— WORK INSTRUCTION —
Copy out the lines below that hold the word "commute".

Collected data:
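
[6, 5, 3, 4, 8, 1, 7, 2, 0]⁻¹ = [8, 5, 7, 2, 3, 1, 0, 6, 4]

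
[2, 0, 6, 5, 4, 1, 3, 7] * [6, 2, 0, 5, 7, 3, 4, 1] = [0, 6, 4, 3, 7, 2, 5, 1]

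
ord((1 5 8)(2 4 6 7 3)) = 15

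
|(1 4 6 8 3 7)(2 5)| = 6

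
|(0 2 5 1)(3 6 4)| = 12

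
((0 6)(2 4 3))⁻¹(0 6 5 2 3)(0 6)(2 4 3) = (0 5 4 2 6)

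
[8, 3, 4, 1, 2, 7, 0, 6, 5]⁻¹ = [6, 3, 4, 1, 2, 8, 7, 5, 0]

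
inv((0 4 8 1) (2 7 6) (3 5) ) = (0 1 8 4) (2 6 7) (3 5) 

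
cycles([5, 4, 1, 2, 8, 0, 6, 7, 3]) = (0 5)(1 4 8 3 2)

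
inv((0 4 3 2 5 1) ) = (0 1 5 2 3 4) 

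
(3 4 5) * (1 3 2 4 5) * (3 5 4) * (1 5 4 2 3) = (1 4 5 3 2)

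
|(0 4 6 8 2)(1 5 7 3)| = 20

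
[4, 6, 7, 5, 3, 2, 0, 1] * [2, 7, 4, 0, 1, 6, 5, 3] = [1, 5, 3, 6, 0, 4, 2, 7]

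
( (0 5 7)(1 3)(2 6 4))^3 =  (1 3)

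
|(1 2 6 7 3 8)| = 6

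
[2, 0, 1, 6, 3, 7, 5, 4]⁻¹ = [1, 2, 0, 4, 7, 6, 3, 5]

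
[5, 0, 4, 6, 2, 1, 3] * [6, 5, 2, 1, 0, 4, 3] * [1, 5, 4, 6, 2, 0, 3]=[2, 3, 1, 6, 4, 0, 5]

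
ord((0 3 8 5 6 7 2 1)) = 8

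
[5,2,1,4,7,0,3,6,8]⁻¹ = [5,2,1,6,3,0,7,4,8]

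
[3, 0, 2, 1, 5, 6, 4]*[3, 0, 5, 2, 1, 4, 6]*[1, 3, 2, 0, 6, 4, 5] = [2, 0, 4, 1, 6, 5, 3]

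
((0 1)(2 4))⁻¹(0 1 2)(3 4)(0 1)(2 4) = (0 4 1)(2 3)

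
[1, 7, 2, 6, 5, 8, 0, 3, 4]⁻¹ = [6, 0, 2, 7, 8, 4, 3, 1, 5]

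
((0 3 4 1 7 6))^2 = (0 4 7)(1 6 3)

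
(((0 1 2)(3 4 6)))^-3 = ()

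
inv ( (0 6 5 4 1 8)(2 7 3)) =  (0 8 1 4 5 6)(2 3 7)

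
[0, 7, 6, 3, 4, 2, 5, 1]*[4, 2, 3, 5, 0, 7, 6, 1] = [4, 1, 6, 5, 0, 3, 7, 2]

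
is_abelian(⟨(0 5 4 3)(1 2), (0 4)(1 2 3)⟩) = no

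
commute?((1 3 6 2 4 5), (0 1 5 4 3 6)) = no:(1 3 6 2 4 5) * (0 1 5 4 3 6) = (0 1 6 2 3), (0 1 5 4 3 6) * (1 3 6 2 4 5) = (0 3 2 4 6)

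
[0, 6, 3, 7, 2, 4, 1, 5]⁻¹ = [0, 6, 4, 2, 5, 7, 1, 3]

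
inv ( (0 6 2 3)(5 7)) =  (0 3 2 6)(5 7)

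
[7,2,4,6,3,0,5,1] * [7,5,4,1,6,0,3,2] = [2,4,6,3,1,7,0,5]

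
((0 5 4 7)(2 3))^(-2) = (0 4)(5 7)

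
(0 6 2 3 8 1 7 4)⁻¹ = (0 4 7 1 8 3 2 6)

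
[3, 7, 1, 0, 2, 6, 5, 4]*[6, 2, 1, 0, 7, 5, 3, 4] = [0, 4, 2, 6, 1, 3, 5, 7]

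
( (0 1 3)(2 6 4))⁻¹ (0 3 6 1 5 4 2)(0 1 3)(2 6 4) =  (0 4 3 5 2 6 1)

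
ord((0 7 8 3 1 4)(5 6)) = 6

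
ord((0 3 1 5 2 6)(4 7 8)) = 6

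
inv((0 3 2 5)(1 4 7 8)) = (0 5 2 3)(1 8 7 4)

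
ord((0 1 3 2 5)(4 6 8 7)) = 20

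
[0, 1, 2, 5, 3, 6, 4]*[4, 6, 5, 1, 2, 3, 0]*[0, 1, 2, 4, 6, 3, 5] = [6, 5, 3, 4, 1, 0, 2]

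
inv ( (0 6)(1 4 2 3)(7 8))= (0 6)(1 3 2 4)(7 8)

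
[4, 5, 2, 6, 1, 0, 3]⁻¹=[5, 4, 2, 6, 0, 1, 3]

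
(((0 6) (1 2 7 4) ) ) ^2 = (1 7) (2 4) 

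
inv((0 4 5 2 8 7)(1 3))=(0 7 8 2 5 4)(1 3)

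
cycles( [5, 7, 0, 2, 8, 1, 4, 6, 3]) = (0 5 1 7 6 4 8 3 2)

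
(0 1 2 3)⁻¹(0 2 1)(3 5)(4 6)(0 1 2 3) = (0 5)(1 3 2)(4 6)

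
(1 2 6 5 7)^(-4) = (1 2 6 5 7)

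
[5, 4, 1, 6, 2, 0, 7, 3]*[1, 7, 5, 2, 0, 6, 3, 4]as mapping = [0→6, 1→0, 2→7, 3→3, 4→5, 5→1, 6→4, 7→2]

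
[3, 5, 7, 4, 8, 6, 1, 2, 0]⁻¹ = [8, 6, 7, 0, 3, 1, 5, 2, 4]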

* * *

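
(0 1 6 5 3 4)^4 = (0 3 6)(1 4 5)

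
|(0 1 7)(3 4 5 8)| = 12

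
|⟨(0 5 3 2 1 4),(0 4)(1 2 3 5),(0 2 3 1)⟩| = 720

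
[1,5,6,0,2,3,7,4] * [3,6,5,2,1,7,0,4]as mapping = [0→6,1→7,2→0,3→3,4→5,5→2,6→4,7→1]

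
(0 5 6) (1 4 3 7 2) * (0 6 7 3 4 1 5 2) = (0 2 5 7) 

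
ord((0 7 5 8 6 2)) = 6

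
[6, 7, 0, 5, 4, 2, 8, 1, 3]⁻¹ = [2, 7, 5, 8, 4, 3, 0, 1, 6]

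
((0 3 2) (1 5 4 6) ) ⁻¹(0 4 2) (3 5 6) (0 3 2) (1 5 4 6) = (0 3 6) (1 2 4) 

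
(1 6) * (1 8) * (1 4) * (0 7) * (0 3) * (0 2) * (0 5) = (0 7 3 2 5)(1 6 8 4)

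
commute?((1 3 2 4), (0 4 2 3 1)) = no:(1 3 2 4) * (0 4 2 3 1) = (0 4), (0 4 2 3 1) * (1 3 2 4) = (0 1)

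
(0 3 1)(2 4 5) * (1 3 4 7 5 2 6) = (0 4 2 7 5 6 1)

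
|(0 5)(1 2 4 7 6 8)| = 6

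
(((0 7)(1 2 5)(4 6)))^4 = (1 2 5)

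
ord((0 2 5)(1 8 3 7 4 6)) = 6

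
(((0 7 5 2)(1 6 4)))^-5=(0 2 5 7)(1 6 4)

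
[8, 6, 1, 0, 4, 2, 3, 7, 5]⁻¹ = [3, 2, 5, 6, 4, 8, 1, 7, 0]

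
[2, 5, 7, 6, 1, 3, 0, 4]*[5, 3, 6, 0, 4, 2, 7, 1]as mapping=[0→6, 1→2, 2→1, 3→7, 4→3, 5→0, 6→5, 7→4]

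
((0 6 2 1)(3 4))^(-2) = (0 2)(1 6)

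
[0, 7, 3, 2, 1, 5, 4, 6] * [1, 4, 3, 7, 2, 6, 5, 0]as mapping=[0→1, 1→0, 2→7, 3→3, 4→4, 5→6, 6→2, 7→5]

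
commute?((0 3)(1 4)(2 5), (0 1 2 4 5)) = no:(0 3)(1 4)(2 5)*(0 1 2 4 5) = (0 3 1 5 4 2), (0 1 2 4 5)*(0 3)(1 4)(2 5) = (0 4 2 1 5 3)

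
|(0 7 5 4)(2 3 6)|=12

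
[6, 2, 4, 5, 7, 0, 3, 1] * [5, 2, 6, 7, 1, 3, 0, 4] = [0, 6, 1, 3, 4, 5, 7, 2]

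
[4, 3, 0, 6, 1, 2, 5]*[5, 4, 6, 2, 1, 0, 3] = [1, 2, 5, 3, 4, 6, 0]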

==

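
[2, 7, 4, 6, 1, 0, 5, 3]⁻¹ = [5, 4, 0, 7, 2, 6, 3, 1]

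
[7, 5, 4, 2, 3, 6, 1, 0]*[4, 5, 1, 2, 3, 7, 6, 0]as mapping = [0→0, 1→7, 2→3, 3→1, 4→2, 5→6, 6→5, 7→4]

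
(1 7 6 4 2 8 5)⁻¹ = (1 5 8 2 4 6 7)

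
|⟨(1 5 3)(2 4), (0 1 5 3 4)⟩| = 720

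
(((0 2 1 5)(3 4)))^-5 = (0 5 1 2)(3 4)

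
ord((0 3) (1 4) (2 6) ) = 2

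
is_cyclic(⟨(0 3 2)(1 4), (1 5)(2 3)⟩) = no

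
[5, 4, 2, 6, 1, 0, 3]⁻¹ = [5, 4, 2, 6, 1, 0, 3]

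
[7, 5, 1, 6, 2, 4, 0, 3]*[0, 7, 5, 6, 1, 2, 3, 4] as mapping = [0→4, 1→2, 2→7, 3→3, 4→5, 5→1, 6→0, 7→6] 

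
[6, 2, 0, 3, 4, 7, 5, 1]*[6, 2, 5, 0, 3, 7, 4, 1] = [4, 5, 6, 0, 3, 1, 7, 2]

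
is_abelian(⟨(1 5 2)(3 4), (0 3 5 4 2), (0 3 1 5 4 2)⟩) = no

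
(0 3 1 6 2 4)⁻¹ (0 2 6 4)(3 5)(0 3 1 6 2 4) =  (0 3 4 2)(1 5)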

— RESULT FOR THIS EXERCISE —
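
commute?((1 3 6 2 4 5), (0 1 5 4 3 6)) = no:(1 3 6 2 4 5) * (0 1 5 4 3 6) = (0 1 6 2 3), (0 1 5 4 3 6) * (1 3 6 2 4 5) = (0 3 2 4 6)
commute?((1 3 2 4), (0 4 2 3 1)) = no:(1 3 2 4) * (0 4 2 3 1) = (0 4), (0 4 2 3 1) * (1 3 2 4) = (0 1)
commute?((0 3)(1 4)(2 5), (0 1 2 4 5)) = no:(0 3)(1 4)(2 5)*(0 1 2 4 5) = (0 3 1 5 4 2), (0 1 2 4 5)*(0 3)(1 4)(2 5) = (0 4 2 1 5 3)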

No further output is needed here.